─── Data for analysis

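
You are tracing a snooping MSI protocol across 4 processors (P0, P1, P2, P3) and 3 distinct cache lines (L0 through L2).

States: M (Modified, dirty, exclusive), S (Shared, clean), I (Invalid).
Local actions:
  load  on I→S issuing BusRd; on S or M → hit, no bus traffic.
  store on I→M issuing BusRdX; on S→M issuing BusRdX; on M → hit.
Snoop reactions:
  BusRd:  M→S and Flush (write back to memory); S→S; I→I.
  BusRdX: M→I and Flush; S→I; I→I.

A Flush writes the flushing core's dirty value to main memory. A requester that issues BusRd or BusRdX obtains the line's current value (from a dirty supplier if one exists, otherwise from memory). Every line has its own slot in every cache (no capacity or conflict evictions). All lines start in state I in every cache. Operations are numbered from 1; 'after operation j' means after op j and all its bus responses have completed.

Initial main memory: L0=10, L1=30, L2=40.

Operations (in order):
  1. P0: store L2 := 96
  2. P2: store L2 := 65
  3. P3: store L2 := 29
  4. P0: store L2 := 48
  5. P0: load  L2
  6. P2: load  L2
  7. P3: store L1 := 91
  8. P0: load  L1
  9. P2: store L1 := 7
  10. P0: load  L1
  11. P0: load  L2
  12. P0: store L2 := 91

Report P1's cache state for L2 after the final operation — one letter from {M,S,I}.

state = I

[1] P0: store L2 := 96 | P0:M(96), P1:I, P2:I, P3:I | bus: BusRdX
[2] P2: store L2 := 65 | P0:I, P1:I, P2:M(65), P3:I | bus: BusRdX,Flush
[3] P3: store L2 := 29 | P0:I, P1:I, P2:I, P3:M(29) | bus: BusRdX,Flush
[4] P0: store L2 := 48 | P0:M(48), P1:I, P2:I, P3:I | bus: BusRdX,Flush
[5] P0: load  L2 | P0:M(48), P1:I, P2:I, P3:I | bus: none
[6] P2: load  L2 | P0:S(48), P1:I, P2:S(48), P3:I | bus: BusRd,Flush
[7] P3: store L1 := 91 | P0:I, P1:I, P2:I, P3:M(91) | bus: BusRdX
[8] P0: load  L1 | P0:S(91), P1:I, P2:I, P3:S(91) | bus: BusRd,Flush
[9] P2: store L1 := 7 | P0:I, P1:I, P2:M(7), P3:I | bus: BusRdX
[10] P0: load  L1 | P0:S(7), P1:I, P2:S(7), P3:I | bus: BusRd,Flush
[11] P0: load  L2 | P0:S(48), P1:I, P2:S(48), P3:I | bus: none
[12] P0: store L2 := 91 | P0:M(91), P1:I, P2:I, P3:I | bus: BusRdX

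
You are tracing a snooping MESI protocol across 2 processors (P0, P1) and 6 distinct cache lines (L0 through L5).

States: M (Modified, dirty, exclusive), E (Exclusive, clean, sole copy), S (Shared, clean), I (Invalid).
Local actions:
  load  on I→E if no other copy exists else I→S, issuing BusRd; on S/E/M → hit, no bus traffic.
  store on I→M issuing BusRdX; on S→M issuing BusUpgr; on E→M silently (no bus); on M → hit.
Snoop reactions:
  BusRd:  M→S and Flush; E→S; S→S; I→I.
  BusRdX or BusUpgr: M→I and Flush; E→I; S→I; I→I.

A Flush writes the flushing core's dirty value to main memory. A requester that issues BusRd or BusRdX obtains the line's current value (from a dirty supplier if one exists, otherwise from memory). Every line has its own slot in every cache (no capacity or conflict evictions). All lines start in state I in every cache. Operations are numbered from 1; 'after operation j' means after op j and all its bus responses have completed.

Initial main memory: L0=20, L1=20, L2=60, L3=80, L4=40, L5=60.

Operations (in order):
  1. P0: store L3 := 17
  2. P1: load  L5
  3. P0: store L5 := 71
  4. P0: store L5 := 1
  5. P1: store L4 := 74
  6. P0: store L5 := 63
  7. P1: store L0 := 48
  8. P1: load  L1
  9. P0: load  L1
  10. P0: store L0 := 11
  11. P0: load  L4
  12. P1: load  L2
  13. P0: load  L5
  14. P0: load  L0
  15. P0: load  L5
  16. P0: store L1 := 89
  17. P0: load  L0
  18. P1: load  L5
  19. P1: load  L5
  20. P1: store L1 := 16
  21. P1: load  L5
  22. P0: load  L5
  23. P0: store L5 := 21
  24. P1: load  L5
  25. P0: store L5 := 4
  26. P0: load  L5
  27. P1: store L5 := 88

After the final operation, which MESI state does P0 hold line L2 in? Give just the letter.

state = I

[1] P0: store L3 := 17 | P0:M(17), P1:I | bus: BusRdX
[2] P1: load  L5 | P0:I, P1:E(60) | bus: BusRd
[3] P0: store L5 := 71 | P0:M(71), P1:I | bus: BusRdX
[4] P0: store L5 := 1 | P0:M(1), P1:I | bus: none
[5] P1: store L4 := 74 | P0:I, P1:M(74) | bus: BusRdX
[6] P0: store L5 := 63 | P0:M(63), P1:I | bus: none
[7] P1: store L0 := 48 | P0:I, P1:M(48) | bus: BusRdX
[8] P1: load  L1 | P0:I, P1:E(20) | bus: BusRd
[9] P0: load  L1 | P0:S(20), P1:S(20) | bus: BusRd
[10] P0: store L0 := 11 | P0:M(11), P1:I | bus: BusRdX,Flush
[11] P0: load  L4 | P0:S(74), P1:S(74) | bus: BusRd,Flush
[12] P1: load  L2 | P0:I, P1:E(60) | bus: BusRd
[13] P0: load  L5 | P0:M(63), P1:I | bus: none
[14] P0: load  L0 | P0:M(11), P1:I | bus: none
[15] P0: load  L5 | P0:M(63), P1:I | bus: none
[16] P0: store L1 := 89 | P0:M(89), P1:I | bus: BusUpgr
[17] P0: load  L0 | P0:M(11), P1:I | bus: none
[18] P1: load  L5 | P0:S(63), P1:S(63) | bus: BusRd,Flush
[19] P1: load  L5 | P0:S(63), P1:S(63) | bus: none
[20] P1: store L1 := 16 | P0:I, P1:M(16) | bus: BusRdX,Flush
[21] P1: load  L5 | P0:S(63), P1:S(63) | bus: none
[22] P0: load  L5 | P0:S(63), P1:S(63) | bus: none
[23] P0: store L5 := 21 | P0:M(21), P1:I | bus: BusUpgr
[24] P1: load  L5 | P0:S(21), P1:S(21) | bus: BusRd,Flush
[25] P0: store L5 := 4 | P0:M(4), P1:I | bus: BusUpgr
[26] P0: load  L5 | P0:M(4), P1:I | bus: none
[27] P1: store L5 := 88 | P0:I, P1:M(88) | bus: BusRdX,Flush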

──────

Task prompt: Look for the string "distinct" in the records, and copy every line where it is found.

Problem solution:
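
You are tracing a snooping MSI protocol across 4 processors (P0, P1, P2, P3) and 3 distinct cache lines (L0 through L2).
You are tracing a snooping MESI protocol across 2 processors (P0, P1) and 6 distinct cache lines (L0 through L5).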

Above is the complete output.